WORKING DATA →
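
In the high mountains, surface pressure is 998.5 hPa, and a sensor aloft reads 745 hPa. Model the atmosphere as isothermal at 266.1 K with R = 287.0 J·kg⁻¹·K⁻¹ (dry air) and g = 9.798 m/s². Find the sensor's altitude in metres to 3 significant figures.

Scale height: H = RT/g = 287.0 × 266.1 / 9.798 = 7794.5 m.
Invert the barometric formula: z = H ln(P₀/P).
P₀/P = 998.5/745 = 1.3403; ln(1.3403) = 0.29289.
z = 7794.5 × 0.29289 = 2282.9 m.

z ≈ 2280 m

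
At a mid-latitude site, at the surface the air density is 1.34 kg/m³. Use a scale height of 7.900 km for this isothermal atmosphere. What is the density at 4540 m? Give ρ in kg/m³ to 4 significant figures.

ρ ≈ 0.7543 kg/m³

In an isothermal atmosphere, density decays like pressure: ρ = ρ₀ exp(−z/H).
z/H = 4540.0/7900.0 = 0.57468; exp(−0.57468) = 0.56288.
ρ = 1.34 × 0.56288 = 0.75426 kg/m³.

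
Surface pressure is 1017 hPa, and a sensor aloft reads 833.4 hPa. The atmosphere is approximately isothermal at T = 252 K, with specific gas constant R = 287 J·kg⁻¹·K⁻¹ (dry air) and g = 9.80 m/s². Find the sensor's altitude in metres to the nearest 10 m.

z ≈ 1470 m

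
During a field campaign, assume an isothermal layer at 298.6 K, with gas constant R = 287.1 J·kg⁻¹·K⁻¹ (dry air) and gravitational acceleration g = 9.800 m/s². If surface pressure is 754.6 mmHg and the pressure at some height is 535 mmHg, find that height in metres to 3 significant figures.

Scale height: H = RT/g = 287.1 × 298.6 / 9.800 = 8747.8 m.
Invert the barometric formula: z = H ln(P₀/P).
P₀/P = 754.6/535 = 1.4105; ln(1.4105) = 0.34394.
z = 8747.8 × 0.34394 = 3008.7 m.

z ≈ 3010 m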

TASK → Write every line of the entries again, word for word.

RESULT FOR THIS TASK →
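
In the high mountains, surface pressure is 998.5 hPa, and a sensor aloft reads 745 hPa. Model the atmosphere as isothermal at 266.1 K with R = 287.0 J·kg⁻¹·K⁻¹ (dry air) and g = 9.798 m/s². Find the sensor's altitude in metres to 3 significant figures.

Scale height: H = RT/g = 287.0 × 266.1 / 9.798 = 7794.5 m.
Invert the barometric formula: z = H ln(P₀/P).
P₀/P = 998.5/745 = 1.3403; ln(1.3403) = 0.29289.
z = 7794.5 × 0.29289 = 2282.9 m.

z ≈ 2280 m

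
At a mid-latitude site, at the surface the air density is 1.34 kg/m³. Use a scale height of 7.900 km for this isothermal atmosphere. What is the density at 4540 m? Give ρ in kg/m³ to 4 significant figures.

ρ ≈ 0.7543 kg/m³

In an isothermal atmosphere, density decays like pressure: ρ = ρ₀ exp(−z/H).
z/H = 4540.0/7900.0 = 0.57468; exp(−0.57468) = 0.56288.
ρ = 1.34 × 0.56288 = 0.75426 kg/m³.

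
Surface pressure is 1017 hPa, and a sensor aloft reads 833.4 hPa. The atmosphere is approximately isothermal at T = 252 K, with specific gas constant R = 287 J·kg⁻¹·K⁻¹ (dry air) and g = 9.80 m/s². Find the sensor's altitude in metres to the nearest 10 m.

z ≈ 1470 m

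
During a field campaign, assume an isothermal layer at 298.6 K, with gas constant R = 287.1 J·kg⁻¹·K⁻¹ (dry air) and gravitational acceleration g = 9.800 m/s². If surface pressure is 754.6 mmHg and the pressure at some height is 535 mmHg, find that height in metres to 3 significant figures.

Scale height: H = RT/g = 287.1 × 298.6 / 9.800 = 8747.8 m.
Invert the barometric formula: z = H ln(P₀/P).
P₀/P = 754.6/535 = 1.4105; ln(1.4105) = 0.34394.
z = 8747.8 × 0.34394 = 3008.7 m.

z ≈ 3010 m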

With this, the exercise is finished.